> _Assignment_:
Retype all of the data exactly as given.
..........
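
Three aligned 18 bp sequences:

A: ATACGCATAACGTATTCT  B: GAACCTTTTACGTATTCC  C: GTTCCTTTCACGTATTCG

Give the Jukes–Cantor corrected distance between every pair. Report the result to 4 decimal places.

A–B: 7/18 sites differ → p ≈ 0.388889, d = −0.75 ln(1 − 0.518519) = 0.548166 ≈ 0.5482.
A–C: 7/18 sites differ → p ≈ 0.388889, d = −0.75 ln(1 − 0.518519) = 0.548166 ≈ 0.5482.
B–C: 4/18 sites differ → p ≈ 0.222222, d = −0.75 ln(1 − 0.296296) = 0.263548 ≈ 0.2635.

d(A,B) = 0.5482, d(A,C) = 0.5482, d(B,C) = 0.2635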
..........
> _Solution for this task_:
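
Three aligned 18 bp sequences:

A: ATACGCATAACGTATTCT  B: GAACCTTTTACGTATTCC  C: GTTCCTTTCACGTATTCG

Give the Jukes–Cantor corrected distance between every pair. Report the result to 4 decimal places.

A–B: 7/18 sites differ → p ≈ 0.388889, d = −0.75 ln(1 − 0.518519) = 0.548166 ≈ 0.5482.
A–C: 7/18 sites differ → p ≈ 0.388889, d = −0.75 ln(1 − 0.518519) = 0.548166 ≈ 0.5482.
B–C: 4/18 sites differ → p ≈ 0.222222, d = −0.75 ln(1 − 0.296296) = 0.263548 ≈ 0.2635.

d(A,B) = 0.5482, d(A,C) = 0.5482, d(B,C) = 0.2635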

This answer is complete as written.